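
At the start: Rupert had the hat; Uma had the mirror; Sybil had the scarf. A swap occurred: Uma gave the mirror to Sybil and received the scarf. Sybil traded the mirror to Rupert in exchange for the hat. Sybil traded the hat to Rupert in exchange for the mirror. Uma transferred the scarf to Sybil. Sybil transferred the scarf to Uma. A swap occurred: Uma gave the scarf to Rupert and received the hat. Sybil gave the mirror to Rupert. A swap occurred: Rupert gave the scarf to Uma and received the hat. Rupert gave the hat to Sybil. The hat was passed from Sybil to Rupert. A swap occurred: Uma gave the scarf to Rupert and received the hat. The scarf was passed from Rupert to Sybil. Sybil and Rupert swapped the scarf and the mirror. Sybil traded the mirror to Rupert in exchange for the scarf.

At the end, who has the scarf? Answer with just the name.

Tracking all object holders:
Start: hat:Rupert, mirror:Uma, scarf:Sybil
Event 1 (swap mirror<->scarf: now mirror:Sybil, scarf:Uma). State: hat:Rupert, mirror:Sybil, scarf:Uma
Event 2 (swap mirror<->hat: now mirror:Rupert, hat:Sybil). State: hat:Sybil, mirror:Rupert, scarf:Uma
Event 3 (swap hat<->mirror: now hat:Rupert, mirror:Sybil). State: hat:Rupert, mirror:Sybil, scarf:Uma
Event 4 (give scarf: Uma -> Sybil). State: hat:Rupert, mirror:Sybil, scarf:Sybil
Event 5 (give scarf: Sybil -> Uma). State: hat:Rupert, mirror:Sybil, scarf:Uma
Event 6 (swap scarf<->hat: now scarf:Rupert, hat:Uma). State: hat:Uma, mirror:Sybil, scarf:Rupert
Event 7 (give mirror: Sybil -> Rupert). State: hat:Uma, mirror:Rupert, scarf:Rupert
Event 8 (swap scarf<->hat: now scarf:Uma, hat:Rupert). State: hat:Rupert, mirror:Rupert, scarf:Uma
Event 9 (give hat: Rupert -> Sybil). State: hat:Sybil, mirror:Rupert, scarf:Uma
Event 10 (give hat: Sybil -> Rupert). State: hat:Rupert, mirror:Rupert, scarf:Uma
Event 11 (swap scarf<->hat: now scarf:Rupert, hat:Uma). State: hat:Uma, mirror:Rupert, scarf:Rupert
Event 12 (give scarf: Rupert -> Sybil). State: hat:Uma, mirror:Rupert, scarf:Sybil
Event 13 (swap scarf<->mirror: now scarf:Rupert, mirror:Sybil). State: hat:Uma, mirror:Sybil, scarf:Rupert
Event 14 (swap mirror<->scarf: now mirror:Rupert, scarf:Sybil). State: hat:Uma, mirror:Rupert, scarf:Sybil

Final state: hat:Uma, mirror:Rupert, scarf:Sybil
The scarf is held by Sybil.

Answer: Sybil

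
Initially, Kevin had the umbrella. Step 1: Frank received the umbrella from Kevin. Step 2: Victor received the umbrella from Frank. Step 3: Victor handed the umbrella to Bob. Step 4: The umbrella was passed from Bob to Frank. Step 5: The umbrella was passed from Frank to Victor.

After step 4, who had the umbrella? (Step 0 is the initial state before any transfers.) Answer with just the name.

Answer: Frank

Derivation:
Tracking the umbrella holder through step 4:
After step 0 (start): Kevin
After step 1: Frank
After step 2: Victor
After step 3: Bob
After step 4: Frank

At step 4, the holder is Frank.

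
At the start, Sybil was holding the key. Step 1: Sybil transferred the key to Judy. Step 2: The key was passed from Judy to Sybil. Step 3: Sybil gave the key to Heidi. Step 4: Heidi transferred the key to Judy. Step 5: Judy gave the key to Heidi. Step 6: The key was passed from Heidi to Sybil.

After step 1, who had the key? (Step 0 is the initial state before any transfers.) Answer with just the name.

Answer: Judy

Derivation:
Tracking the key holder through step 1:
After step 0 (start): Sybil
After step 1: Judy

At step 1, the holder is Judy.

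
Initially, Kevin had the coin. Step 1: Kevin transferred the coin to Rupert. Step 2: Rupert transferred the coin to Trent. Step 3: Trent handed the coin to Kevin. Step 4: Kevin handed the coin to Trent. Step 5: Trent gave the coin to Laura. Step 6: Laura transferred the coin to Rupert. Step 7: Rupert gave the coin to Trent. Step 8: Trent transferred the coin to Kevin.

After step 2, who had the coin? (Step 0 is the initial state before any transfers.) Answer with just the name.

Answer: Trent

Derivation:
Tracking the coin holder through step 2:
After step 0 (start): Kevin
After step 1: Rupert
After step 2: Trent

At step 2, the holder is Trent.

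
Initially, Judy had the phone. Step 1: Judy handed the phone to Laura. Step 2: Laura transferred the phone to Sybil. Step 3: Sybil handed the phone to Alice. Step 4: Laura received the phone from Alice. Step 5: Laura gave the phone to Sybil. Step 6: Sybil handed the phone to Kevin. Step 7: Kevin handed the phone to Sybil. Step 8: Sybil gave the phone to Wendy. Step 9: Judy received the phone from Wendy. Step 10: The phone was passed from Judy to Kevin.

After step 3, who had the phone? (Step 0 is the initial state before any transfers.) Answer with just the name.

Answer: Alice

Derivation:
Tracking the phone holder through step 3:
After step 0 (start): Judy
After step 1: Laura
After step 2: Sybil
After step 3: Alice

At step 3, the holder is Alice.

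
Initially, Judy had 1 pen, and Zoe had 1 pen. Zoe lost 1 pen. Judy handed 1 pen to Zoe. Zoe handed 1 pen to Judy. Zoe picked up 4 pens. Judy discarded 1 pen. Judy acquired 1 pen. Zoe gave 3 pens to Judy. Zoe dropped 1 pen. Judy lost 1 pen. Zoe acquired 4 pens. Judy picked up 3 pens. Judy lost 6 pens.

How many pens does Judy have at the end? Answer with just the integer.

Tracking counts step by step:
Start: Judy=1, Zoe=1
Event 1 (Zoe -1): Zoe: 1 -> 0. State: Judy=1, Zoe=0
Event 2 (Judy -> Zoe, 1): Judy: 1 -> 0, Zoe: 0 -> 1. State: Judy=0, Zoe=1
Event 3 (Zoe -> Judy, 1): Zoe: 1 -> 0, Judy: 0 -> 1. State: Judy=1, Zoe=0
Event 4 (Zoe +4): Zoe: 0 -> 4. State: Judy=1, Zoe=4
Event 5 (Judy -1): Judy: 1 -> 0. State: Judy=0, Zoe=4
Event 6 (Judy +1): Judy: 0 -> 1. State: Judy=1, Zoe=4
Event 7 (Zoe -> Judy, 3): Zoe: 4 -> 1, Judy: 1 -> 4. State: Judy=4, Zoe=1
Event 8 (Zoe -1): Zoe: 1 -> 0. State: Judy=4, Zoe=0
Event 9 (Judy -1): Judy: 4 -> 3. State: Judy=3, Zoe=0
Event 10 (Zoe +4): Zoe: 0 -> 4. State: Judy=3, Zoe=4
Event 11 (Judy +3): Judy: 3 -> 6. State: Judy=6, Zoe=4
Event 12 (Judy -6): Judy: 6 -> 0. State: Judy=0, Zoe=4

Judy's final count: 0

Answer: 0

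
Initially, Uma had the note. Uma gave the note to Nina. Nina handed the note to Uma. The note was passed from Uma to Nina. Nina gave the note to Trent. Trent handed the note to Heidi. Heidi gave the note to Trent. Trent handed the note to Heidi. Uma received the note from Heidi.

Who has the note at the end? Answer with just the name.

Answer: Uma

Derivation:
Tracking the note through each event:
Start: Uma has the note.
After event 1: Nina has the note.
After event 2: Uma has the note.
After event 3: Nina has the note.
After event 4: Trent has the note.
After event 5: Heidi has the note.
After event 6: Trent has the note.
After event 7: Heidi has the note.
After event 8: Uma has the note.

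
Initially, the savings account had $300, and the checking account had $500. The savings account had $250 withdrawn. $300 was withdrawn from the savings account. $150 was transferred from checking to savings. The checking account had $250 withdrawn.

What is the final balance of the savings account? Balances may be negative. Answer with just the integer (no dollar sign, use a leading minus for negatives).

Tracking account balances step by step:
Start: savings=300, checking=500
Event 1 (withdraw 250 from savings): savings: 300 - 250 = 50. Balances: savings=50, checking=500
Event 2 (withdraw 300 from savings): savings: 50 - 300 = -250. Balances: savings=-250, checking=500
Event 3 (transfer 150 checking -> savings): checking: 500 - 150 = 350, savings: -250 + 150 = -100. Balances: savings=-100, checking=350
Event 4 (withdraw 250 from checking): checking: 350 - 250 = 100. Balances: savings=-100, checking=100

Final balance of savings: -100

Answer: -100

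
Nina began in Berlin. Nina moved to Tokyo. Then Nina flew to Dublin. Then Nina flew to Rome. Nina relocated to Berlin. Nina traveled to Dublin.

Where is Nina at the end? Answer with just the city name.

Answer: Dublin

Derivation:
Tracking Nina's location:
Start: Nina is in Berlin.
After move 1: Berlin -> Tokyo. Nina is in Tokyo.
After move 2: Tokyo -> Dublin. Nina is in Dublin.
After move 3: Dublin -> Rome. Nina is in Rome.
After move 4: Rome -> Berlin. Nina is in Berlin.
After move 5: Berlin -> Dublin. Nina is in Dublin.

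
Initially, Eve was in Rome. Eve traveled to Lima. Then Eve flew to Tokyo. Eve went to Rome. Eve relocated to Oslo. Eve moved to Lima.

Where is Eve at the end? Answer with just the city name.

Answer: Lima

Derivation:
Tracking Eve's location:
Start: Eve is in Rome.
After move 1: Rome -> Lima. Eve is in Lima.
After move 2: Lima -> Tokyo. Eve is in Tokyo.
After move 3: Tokyo -> Rome. Eve is in Rome.
After move 4: Rome -> Oslo. Eve is in Oslo.
After move 5: Oslo -> Lima. Eve is in Lima.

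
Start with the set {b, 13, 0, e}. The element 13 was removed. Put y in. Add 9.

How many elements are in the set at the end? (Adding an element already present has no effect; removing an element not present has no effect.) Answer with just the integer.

Answer: 5

Derivation:
Tracking the set through each operation:
Start: {0, 13, b, e}
Event 1 (remove 13): removed. Set: {0, b, e}
Event 2 (add y): added. Set: {0, b, e, y}
Event 3 (add 9): added. Set: {0, 9, b, e, y}

Final set: {0, 9, b, e, y} (size 5)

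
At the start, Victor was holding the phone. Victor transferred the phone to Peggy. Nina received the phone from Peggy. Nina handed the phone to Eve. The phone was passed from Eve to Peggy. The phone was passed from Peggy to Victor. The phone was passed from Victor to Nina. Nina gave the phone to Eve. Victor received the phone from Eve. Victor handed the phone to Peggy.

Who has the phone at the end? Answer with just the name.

Tracking the phone through each event:
Start: Victor has the phone.
After event 1: Peggy has the phone.
After event 2: Nina has the phone.
After event 3: Eve has the phone.
After event 4: Peggy has the phone.
After event 5: Victor has the phone.
After event 6: Nina has the phone.
After event 7: Eve has the phone.
After event 8: Victor has the phone.
After event 9: Peggy has the phone.

Answer: Peggy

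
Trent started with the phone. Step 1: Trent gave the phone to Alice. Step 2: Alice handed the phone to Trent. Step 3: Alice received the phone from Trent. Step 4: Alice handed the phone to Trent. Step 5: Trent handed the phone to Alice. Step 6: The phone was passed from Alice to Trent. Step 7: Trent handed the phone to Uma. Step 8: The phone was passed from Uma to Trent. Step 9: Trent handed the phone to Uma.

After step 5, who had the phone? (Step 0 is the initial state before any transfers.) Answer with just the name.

Tracking the phone holder through step 5:
After step 0 (start): Trent
After step 1: Alice
After step 2: Trent
After step 3: Alice
After step 4: Trent
After step 5: Alice

At step 5, the holder is Alice.

Answer: Alice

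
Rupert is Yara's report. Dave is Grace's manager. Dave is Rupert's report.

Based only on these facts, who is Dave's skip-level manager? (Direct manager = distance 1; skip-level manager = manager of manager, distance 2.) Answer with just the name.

Reconstructing the manager chain from the given facts:
  Yara -> Rupert -> Dave -> Grace
(each arrow means 'manager of the next')
Positions in the chain (0 = top):
  position of Yara: 0
  position of Rupert: 1
  position of Dave: 2
  position of Grace: 3

Dave is at position 2; the skip-level manager is 2 steps up the chain, i.e. position 0: Yara.

Answer: Yara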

*ABOUT THIS EXERCISE*
Copy whichever lines in the listing above hold "Then".

*SOLUTION TO THIS EXERCISE*
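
Nina began in Berlin. Nina moved to Tokyo. Then Nina flew to Dublin. Then Nina flew to Rome. Nina relocated to Berlin. Nina traveled to Dublin.
Initially, Eve was in Rome. Eve traveled to Lima. Then Eve flew to Tokyo. Eve went to Rome. Eve relocated to Oslo. Eve moved to Lima.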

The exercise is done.